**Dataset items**

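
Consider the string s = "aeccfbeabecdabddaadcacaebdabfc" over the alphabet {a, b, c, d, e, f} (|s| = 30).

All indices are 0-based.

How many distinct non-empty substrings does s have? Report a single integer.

431

sorted suffixes:
  #0 SA[0]=16  'aadcacaebdabfc'
  #1 SA[1]=12  'abddaadcacaebdabfc'
  #2 SA[2]=7  'abecdabddaadcacaebdabfc'
  #3 SA[3]=26  'abfc'
  #4 SA[4]=20  'acaebdabfc'
  #5 SA[5]=17  'adcacaebdabfc'
  #6 SA[6]=22  'aebdabfc'
  #7 SA[7]=0  'aeccfbeabecdabddaadcacaebdabfc'
  #8 SA[8]=24  'bdabfc'
  #9 SA[9]=13  'bddaadcacaebdabfc'
  #10 SA[10]=5  'beabecdabddaadcacaebdabfc'
  #11 SA[11]=8  'becdabddaadcacaebdabfc'
  #12 SA[12]=27  'bfc'
  #13 SA[13]=29  'c'
  #14 SA[14]=19  'cacaebdabfc'
  #15 SA[15]=21  'caebdabfc'
  #16 SA[16]=2  'ccfbeabecdabddaadcacaebdabfc'
  #17 SA[17]=10  'cdabddaadcacaebdabfc'
  #18 SA[18]=3  'cfbeabecdabddaadcacaebdabfc'
  #19 SA[19]=15  'daadcacaebdabfc'
  #20 SA[20]=11  'dabddaadcacaebdabfc'
  #21 SA[21]=25  'dabfc'
  #22 SA[22]=18  'dcacaebdabfc'
  #23 SA[23]=14  'ddaadcacaebdabfc'
  #24 SA[24]=6  'eabecdabddaadcacaebdabfc'
  #25 SA[25]=23  'ebdabfc'
  #26 SA[26]=1  'eccfbeabecdabddaadcacaebdabfc'
  #27 SA[27]=9  'ecdabddaadcacaebdabfc'
  #28 SA[28]=4  'fbeabecdabddaadcacaebdabfc'
  #29 SA[29]=28  'fc'

SA = [16, 12, 7, 26, 20, 17, 22, 0, 24, 13, 5, 8, 27, 29, 19, 21, 2, 10, 3, 15, 11, 25, 18, 14, 6, 23, 1, 9, 4, 28]
i: (SA[i-1],SA[i]) lcp shared
  1: (16,12) 1 'a'
  2: (12,7) 2 'ab'
  3: (7,26) 2 'ab'
  4: (26,20) 1 'a'
  5: (20,17) 1 'a'
  6: (17,22) 1 'a'
  7: (22,0) 2 'ae'
  8: (0,24) 0 ''
  9: (24,13) 2 'bd'
  10: (13,5) 1 'b'
  11: (5,8) 2 'be'
  12: (8,27) 1 'b'
  13: (27,29) 0 ''
  14: (29,19) 1 'c'
  15: (19,21) 2 'ca'
  16: (21,2) 1 'c'
  17: (2,10) 1 'c'
  18: (10,3) 1 'c'
  19: (3,15) 0 ''
  20: (15,11) 2 'da'
  21: (11,25) 3 'dab'
  22: (25,18) 1 'd'
  23: (18,14) 1 'd'
  24: (14,6) 0 ''
  25: (6,23) 1 'e'
  26: (23,1) 1 'e'
  27: (1,9) 2 'ec'
  28: (9,4) 0 ''
  29: (4,28) 1 'f'

n(n+1)/2 = 30·31/2 = 465
Σ LCP = 0 + 1 + 2 + 2 + 1 + 1 + 1 + 2 + 0 + 2 + 1 + 2 + 1 + 0 + 1 + 2 + 1 + 1 + 1 + 0 + 2 + 3 + 1 + 1 + 0 + 1 + 1 + 2 + 0 + 1 = 34
distinct = 465 − 34 = 431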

**Task item**
Give back every entry exactly.

**Problem solution**
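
Consider the string s = "aeccfbeabecdabddaadcacaebdabfc" over the alphabet {a, b, c, d, e, f} (|s| = 30).

All indices are 0-based.

How many distinct non-empty substrings does s have? Report a single integer.

431

sorted suffixes:
  #0 SA[0]=16  'aadcacaebdabfc'
  #1 SA[1]=12  'abddaadcacaebdabfc'
  #2 SA[2]=7  'abecdabddaadcacaebdabfc'
  #3 SA[3]=26  'abfc'
  #4 SA[4]=20  'acaebdabfc'
  #5 SA[5]=17  'adcacaebdabfc'
  #6 SA[6]=22  'aebdabfc'
  #7 SA[7]=0  'aeccfbeabecdabddaadcacaebdabfc'
  #8 SA[8]=24  'bdabfc'
  #9 SA[9]=13  'bddaadcacaebdabfc'
  #10 SA[10]=5  'beabecdabddaadcacaebdabfc'
  #11 SA[11]=8  'becdabddaadcacaebdabfc'
  #12 SA[12]=27  'bfc'
  #13 SA[13]=29  'c'
  #14 SA[14]=19  'cacaebdabfc'
  #15 SA[15]=21  'caebdabfc'
  #16 SA[16]=2  'ccfbeabecdabddaadcacaebdabfc'
  #17 SA[17]=10  'cdabddaadcacaebdabfc'
  #18 SA[18]=3  'cfbeabecdabddaadcacaebdabfc'
  #19 SA[19]=15  'daadcacaebdabfc'
  #20 SA[20]=11  'dabddaadcacaebdabfc'
  #21 SA[21]=25  'dabfc'
  #22 SA[22]=18  'dcacaebdabfc'
  #23 SA[23]=14  'ddaadcacaebdabfc'
  #24 SA[24]=6  'eabecdabddaadcacaebdabfc'
  #25 SA[25]=23  'ebdabfc'
  #26 SA[26]=1  'eccfbeabecdabddaadcacaebdabfc'
  #27 SA[27]=9  'ecdabddaadcacaebdabfc'
  #28 SA[28]=4  'fbeabecdabddaadcacaebdabfc'
  #29 SA[29]=28  'fc'

SA = [16, 12, 7, 26, 20, 17, 22, 0, 24, 13, 5, 8, 27, 29, 19, 21, 2, 10, 3, 15, 11, 25, 18, 14, 6, 23, 1, 9, 4, 28]
i: (SA[i-1],SA[i]) lcp shared
  1: (16,12) 1 'a'
  2: (12,7) 2 'ab'
  3: (7,26) 2 'ab'
  4: (26,20) 1 'a'
  5: (20,17) 1 'a'
  6: (17,22) 1 'a'
  7: (22,0) 2 'ae'
  8: (0,24) 0 ''
  9: (24,13) 2 'bd'
  10: (13,5) 1 'b'
  11: (5,8) 2 'be'
  12: (8,27) 1 'b'
  13: (27,29) 0 ''
  14: (29,19) 1 'c'
  15: (19,21) 2 'ca'
  16: (21,2) 1 'c'
  17: (2,10) 1 'c'
  18: (10,3) 1 'c'
  19: (3,15) 0 ''
  20: (15,11) 2 'da'
  21: (11,25) 3 'dab'
  22: (25,18) 1 'd'
  23: (18,14) 1 'd'
  24: (14,6) 0 ''
  25: (6,23) 1 'e'
  26: (23,1) 1 'e'
  27: (1,9) 2 'ec'
  28: (9,4) 0 ''
  29: (4,28) 1 'f'

n(n+1)/2 = 30·31/2 = 465
Σ LCP = 0 + 1 + 2 + 2 + 1 + 1 + 1 + 2 + 0 + 2 + 1 + 2 + 1 + 0 + 1 + 2 + 1 + 1 + 1 + 0 + 2 + 3 + 1 + 1 + 0 + 1 + 1 + 2 + 0 + 1 = 34
distinct = 465 − 34 = 431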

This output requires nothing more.